== Data extracts ==

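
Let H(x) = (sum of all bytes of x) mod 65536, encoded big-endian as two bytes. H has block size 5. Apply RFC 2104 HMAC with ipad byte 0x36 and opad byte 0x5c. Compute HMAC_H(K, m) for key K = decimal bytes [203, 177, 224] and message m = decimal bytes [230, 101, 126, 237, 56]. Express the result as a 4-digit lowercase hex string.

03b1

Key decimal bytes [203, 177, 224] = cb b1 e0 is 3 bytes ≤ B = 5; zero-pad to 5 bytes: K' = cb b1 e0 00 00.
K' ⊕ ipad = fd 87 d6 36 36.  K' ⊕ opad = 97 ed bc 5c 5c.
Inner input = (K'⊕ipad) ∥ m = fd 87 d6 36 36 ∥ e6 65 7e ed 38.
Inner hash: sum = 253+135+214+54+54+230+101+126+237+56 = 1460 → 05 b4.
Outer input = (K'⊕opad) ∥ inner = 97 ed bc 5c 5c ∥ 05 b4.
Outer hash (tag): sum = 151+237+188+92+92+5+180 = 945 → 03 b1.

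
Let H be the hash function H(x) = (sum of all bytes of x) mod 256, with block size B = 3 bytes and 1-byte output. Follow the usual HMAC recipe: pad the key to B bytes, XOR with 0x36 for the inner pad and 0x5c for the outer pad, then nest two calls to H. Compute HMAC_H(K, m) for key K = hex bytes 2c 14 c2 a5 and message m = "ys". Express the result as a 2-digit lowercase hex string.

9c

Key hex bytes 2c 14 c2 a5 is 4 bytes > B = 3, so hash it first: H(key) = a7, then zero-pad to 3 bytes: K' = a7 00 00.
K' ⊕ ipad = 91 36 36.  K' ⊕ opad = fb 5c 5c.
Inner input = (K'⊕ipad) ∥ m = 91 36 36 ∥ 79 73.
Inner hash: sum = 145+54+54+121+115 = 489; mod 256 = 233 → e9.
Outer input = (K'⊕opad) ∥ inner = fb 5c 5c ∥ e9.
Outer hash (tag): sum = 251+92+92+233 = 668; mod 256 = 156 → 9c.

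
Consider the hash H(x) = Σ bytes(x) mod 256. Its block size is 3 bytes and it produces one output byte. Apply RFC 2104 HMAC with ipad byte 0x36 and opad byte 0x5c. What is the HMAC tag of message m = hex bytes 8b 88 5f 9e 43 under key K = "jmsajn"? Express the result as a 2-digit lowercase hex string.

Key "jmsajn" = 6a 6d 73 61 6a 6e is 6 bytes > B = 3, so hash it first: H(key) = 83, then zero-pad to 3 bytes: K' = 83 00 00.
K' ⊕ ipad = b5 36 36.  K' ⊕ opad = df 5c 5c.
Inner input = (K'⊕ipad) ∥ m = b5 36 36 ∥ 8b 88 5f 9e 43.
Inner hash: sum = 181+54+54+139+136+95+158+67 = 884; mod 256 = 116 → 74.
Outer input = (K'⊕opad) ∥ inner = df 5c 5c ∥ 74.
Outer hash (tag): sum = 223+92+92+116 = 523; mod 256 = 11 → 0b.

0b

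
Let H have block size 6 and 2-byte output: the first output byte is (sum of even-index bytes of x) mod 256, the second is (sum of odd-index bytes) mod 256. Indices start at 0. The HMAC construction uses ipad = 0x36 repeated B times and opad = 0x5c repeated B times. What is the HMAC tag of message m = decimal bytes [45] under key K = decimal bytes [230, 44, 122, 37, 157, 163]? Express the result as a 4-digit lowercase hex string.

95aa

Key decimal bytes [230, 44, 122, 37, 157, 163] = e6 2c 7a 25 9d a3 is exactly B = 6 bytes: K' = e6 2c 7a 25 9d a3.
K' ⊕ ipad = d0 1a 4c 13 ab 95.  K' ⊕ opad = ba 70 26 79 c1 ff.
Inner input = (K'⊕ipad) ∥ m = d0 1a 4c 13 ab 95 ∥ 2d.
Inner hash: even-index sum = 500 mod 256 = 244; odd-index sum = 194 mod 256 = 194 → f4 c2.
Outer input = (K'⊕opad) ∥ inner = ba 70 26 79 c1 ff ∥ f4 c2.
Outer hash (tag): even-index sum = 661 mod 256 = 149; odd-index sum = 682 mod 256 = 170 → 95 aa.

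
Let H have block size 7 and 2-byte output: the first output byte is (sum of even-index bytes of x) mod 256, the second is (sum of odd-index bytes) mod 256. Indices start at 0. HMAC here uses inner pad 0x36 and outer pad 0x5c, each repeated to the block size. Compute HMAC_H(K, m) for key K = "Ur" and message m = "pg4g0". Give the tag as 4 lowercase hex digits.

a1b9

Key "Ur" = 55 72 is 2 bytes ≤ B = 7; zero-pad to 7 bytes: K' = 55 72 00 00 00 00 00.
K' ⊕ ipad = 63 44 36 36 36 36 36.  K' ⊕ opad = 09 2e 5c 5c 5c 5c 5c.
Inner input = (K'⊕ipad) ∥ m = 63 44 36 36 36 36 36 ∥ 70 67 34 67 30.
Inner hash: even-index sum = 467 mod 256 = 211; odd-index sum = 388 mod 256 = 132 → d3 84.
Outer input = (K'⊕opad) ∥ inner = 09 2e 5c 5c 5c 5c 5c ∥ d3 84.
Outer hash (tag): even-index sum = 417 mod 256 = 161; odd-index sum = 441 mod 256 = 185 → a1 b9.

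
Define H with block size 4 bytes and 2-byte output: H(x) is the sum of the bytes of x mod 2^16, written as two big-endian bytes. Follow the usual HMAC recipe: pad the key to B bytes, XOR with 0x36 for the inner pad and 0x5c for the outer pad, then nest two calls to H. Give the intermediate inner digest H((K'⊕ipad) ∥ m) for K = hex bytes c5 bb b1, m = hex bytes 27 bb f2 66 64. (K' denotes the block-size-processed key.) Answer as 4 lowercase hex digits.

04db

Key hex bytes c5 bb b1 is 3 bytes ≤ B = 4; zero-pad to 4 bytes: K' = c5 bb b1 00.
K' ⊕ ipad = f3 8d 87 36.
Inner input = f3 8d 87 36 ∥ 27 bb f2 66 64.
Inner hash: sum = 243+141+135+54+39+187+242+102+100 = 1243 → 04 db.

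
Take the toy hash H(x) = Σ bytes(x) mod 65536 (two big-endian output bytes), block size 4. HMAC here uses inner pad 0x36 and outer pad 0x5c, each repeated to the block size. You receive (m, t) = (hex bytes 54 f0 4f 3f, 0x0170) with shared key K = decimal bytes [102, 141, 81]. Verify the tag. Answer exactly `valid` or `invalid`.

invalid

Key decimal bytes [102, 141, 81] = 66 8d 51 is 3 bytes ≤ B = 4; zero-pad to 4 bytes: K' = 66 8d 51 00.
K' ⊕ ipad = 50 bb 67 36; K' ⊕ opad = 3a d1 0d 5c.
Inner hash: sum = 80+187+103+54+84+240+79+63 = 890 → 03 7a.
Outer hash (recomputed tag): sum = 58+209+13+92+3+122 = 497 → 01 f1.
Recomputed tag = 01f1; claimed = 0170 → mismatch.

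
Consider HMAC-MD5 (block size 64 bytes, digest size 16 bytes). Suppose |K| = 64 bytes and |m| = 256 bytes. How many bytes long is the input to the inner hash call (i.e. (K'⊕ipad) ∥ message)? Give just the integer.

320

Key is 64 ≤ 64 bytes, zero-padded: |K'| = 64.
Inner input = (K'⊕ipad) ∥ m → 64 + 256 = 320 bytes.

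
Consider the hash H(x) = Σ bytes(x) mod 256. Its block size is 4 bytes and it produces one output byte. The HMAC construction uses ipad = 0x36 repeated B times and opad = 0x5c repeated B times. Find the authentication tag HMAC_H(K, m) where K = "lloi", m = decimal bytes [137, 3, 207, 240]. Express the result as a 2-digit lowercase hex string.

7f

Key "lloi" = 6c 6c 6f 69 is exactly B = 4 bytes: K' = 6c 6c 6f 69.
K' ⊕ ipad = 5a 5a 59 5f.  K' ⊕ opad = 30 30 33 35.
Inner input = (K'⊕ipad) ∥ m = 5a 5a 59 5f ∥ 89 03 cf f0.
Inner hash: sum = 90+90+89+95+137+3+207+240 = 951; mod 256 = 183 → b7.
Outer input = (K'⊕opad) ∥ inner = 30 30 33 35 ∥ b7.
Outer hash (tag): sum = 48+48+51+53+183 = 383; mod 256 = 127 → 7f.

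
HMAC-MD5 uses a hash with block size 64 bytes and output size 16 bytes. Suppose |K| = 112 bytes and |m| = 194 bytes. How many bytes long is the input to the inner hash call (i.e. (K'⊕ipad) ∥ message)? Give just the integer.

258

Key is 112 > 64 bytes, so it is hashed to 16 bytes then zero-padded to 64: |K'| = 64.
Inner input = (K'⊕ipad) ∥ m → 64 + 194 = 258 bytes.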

===

> [Exercise objective]: Transcribe the records above exactly, but only from the line that contains "HMAC-MD5 uses a" through their final line, inclusive.

> [Worked solution]:
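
HMAC-MD5 uses a hash with block size 64 bytes and output size 16 bytes. Suppose |K| = 112 bytes and |m| = 194 bytes. How many bytes long is the input to the inner hash call (i.e. (K'⊕ipad) ∥ message)? Give just the integer.

258

Key is 112 > 64 bytes, so it is hashed to 16 bytes then zero-padded to 64: |K'| = 64.
Inner input = (K'⊕ipad) ∥ m → 64 + 194 = 258 bytes.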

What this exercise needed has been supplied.